* Source data:
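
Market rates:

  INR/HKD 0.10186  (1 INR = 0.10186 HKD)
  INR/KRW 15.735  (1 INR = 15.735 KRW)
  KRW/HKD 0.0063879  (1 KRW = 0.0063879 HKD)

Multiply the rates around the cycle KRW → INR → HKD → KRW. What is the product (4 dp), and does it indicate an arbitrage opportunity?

Around KRW → INR → HKD → KRW: 1 ÷ 15.735 × 0.10186 ÷ 0.0063879 = 1.013395
Product > 1; profitable direction is KRW → INR → HKD → KRW.

1.0134 (arbitrage exists)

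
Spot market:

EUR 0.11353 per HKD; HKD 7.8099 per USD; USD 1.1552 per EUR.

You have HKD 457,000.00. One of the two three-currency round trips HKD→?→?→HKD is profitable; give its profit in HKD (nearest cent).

Profit: HKD 11,090.14

Profitable loop is HKD → EUR → USD → HKD:
HKD 457,000.00 × 0.11353 = EUR 51,883.21
EUR 51,883.21 × 1.1552 = USD 59,935.48
USD 59,935.48 × 7.8099 = HKD 468,090.14
Profit = HKD 468,090.14 − HKD 457,000.00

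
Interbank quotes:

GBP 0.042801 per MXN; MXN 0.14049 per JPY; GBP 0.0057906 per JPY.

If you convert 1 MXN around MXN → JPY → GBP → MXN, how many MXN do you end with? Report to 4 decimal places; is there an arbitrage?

0.9630 (arbitrage exists)

Around MXN → JPY → GBP → MXN: 1 ÷ 0.14049 × 0.0057906 ÷ 0.042801 = 0.962995
Product < 1; profitable direction is MXN → GBP → JPY → MXN.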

* Goal of the exercise: Output the data exactly, from the first line through the line that holds "KRW = 0.0063879 HKD)", so that no later line appears.

* Exercise solution:
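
Market rates:

  INR/HKD 0.10186  (1 INR = 0.10186 HKD)
  INR/KRW 15.735  (1 INR = 15.735 KRW)
  KRW/HKD 0.0063879  (1 KRW = 0.0063879 HKD)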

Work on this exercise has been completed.